▶ What you are asked to do: From the first line to the last, reproduce the records exactly as they appear below.

▶ Data supplied:
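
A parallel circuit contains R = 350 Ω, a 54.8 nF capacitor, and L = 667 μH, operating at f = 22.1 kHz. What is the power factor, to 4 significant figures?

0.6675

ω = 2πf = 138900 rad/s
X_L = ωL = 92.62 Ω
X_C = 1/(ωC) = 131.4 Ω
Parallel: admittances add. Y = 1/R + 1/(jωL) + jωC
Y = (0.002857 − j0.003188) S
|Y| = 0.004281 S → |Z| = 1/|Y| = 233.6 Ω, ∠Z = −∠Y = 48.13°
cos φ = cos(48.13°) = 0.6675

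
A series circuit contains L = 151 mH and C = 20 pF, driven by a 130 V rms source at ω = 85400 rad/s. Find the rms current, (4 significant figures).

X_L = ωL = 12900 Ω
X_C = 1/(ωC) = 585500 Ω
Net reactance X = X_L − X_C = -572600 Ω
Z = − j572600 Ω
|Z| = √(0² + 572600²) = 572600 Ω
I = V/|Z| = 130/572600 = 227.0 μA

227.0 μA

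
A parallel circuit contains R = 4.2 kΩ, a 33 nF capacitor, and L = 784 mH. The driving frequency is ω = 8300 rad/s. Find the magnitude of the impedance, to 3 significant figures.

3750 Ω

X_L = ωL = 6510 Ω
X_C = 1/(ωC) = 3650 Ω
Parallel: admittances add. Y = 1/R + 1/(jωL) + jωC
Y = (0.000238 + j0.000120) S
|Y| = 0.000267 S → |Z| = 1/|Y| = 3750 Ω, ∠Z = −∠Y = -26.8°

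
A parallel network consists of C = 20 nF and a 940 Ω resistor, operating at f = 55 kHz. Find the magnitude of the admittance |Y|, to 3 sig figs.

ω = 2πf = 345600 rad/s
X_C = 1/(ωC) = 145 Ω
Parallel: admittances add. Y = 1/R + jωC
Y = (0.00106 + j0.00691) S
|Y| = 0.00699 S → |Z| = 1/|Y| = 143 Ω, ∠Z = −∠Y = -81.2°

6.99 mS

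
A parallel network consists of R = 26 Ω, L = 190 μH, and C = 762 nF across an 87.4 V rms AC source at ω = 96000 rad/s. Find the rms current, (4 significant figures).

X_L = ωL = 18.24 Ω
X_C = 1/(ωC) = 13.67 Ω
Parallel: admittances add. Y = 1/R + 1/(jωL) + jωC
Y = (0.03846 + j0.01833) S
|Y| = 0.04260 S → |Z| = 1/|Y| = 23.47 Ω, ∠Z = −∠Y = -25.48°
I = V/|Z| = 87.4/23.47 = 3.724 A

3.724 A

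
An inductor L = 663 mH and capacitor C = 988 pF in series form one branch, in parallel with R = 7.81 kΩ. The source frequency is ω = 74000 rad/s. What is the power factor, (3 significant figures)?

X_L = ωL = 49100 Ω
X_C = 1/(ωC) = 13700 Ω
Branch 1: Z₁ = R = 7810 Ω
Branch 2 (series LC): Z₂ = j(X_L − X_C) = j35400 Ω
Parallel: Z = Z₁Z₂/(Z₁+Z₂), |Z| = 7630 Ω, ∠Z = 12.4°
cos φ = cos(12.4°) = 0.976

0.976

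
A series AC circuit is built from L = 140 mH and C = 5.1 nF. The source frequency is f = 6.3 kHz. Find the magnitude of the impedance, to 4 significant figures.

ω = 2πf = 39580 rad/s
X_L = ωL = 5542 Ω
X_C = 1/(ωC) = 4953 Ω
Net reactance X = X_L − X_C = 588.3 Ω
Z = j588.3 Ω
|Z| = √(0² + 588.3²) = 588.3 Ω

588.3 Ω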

▶ Result of the task:
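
A parallel circuit contains R = 350 Ω, a 54.8 nF capacitor, and L = 667 μH, operating at f = 22.1 kHz. What is the power factor, to 4 significant figures?

0.6675

ω = 2πf = 138900 rad/s
X_L = ωL = 92.62 Ω
X_C = 1/(ωC) = 131.4 Ω
Parallel: admittances add. Y = 1/R + 1/(jωL) + jωC
Y = (0.002857 − j0.003188) S
|Y| = 0.004281 S → |Z| = 1/|Y| = 233.6 Ω, ∠Z = −∠Y = 48.13°
cos φ = cos(48.13°) = 0.6675

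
A series circuit contains L = 151 mH and C = 20 pF, driven by a 130 V rms source at ω = 85400 rad/s. Find the rms current, (4 significant figures).

X_L = ωL = 12900 Ω
X_C = 1/(ωC) = 585500 Ω
Net reactance X = X_L − X_C = -572600 Ω
Z = − j572600 Ω
|Z| = √(0² + 572600²) = 572600 Ω
I = V/|Z| = 130/572600 = 227.0 μA

227.0 μA

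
A parallel circuit contains R = 4.2 kΩ, a 33 nF capacitor, and L = 784 mH. The driving frequency is ω = 8300 rad/s. Find the magnitude of the impedance, to 3 significant figures.

3750 Ω

X_L = ωL = 6510 Ω
X_C = 1/(ωC) = 3650 Ω
Parallel: admittances add. Y = 1/R + 1/(jωL) + jωC
Y = (0.000238 + j0.000120) S
|Y| = 0.000267 S → |Z| = 1/|Y| = 3750 Ω, ∠Z = −∠Y = -26.8°

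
A parallel network consists of C = 20 nF and a 940 Ω resistor, operating at f = 55 kHz. Find the magnitude of the admittance |Y|, to 3 sig figs.

ω = 2πf = 345600 rad/s
X_C = 1/(ωC) = 145 Ω
Parallel: admittances add. Y = 1/R + jωC
Y = (0.00106 + j0.00691) S
|Y| = 0.00699 S → |Z| = 1/|Y| = 143 Ω, ∠Z = −∠Y = -81.2°

6.99 mS

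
A parallel network consists of R = 26 Ω, L = 190 μH, and C = 762 nF across an 87.4 V rms AC source at ω = 96000 rad/s. Find the rms current, (4 significant figures).

X_L = ωL = 18.24 Ω
X_C = 1/(ωC) = 13.67 Ω
Parallel: admittances add. Y = 1/R + 1/(jωL) + jωC
Y = (0.03846 + j0.01833) S
|Y| = 0.04260 S → |Z| = 1/|Y| = 23.47 Ω, ∠Z = −∠Y = -25.48°
I = V/|Z| = 87.4/23.47 = 3.724 A

3.724 A

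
An inductor L = 663 mH and capacitor C = 988 pF in series form one branch, in parallel with R = 7.81 kΩ. The source frequency is ω = 74000 rad/s. What is the power factor, (3 significant figures)?

X_L = ωL = 49100 Ω
X_C = 1/(ωC) = 13700 Ω
Branch 1: Z₁ = R = 7810 Ω
Branch 2 (series LC): Z₂ = j(X_L − X_C) = j35400 Ω
Parallel: Z = Z₁Z₂/(Z₁+Z₂), |Z| = 7630 Ω, ∠Z = 12.4°
cos φ = cos(12.4°) = 0.976

0.976

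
A series AC circuit is built from L = 140 mH and C = 5.1 nF. The source frequency is f = 6.3 kHz. Find the magnitude of the impedance, to 4 significant figures.

ω = 2πf = 39580 rad/s
X_L = ωL = 5542 Ω
X_C = 1/(ωC) = 4953 Ω
Net reactance X = X_L − X_C = 588.3 Ω
Z = j588.3 Ω
|Z| = √(0² + 588.3²) = 588.3 Ω

588.3 Ω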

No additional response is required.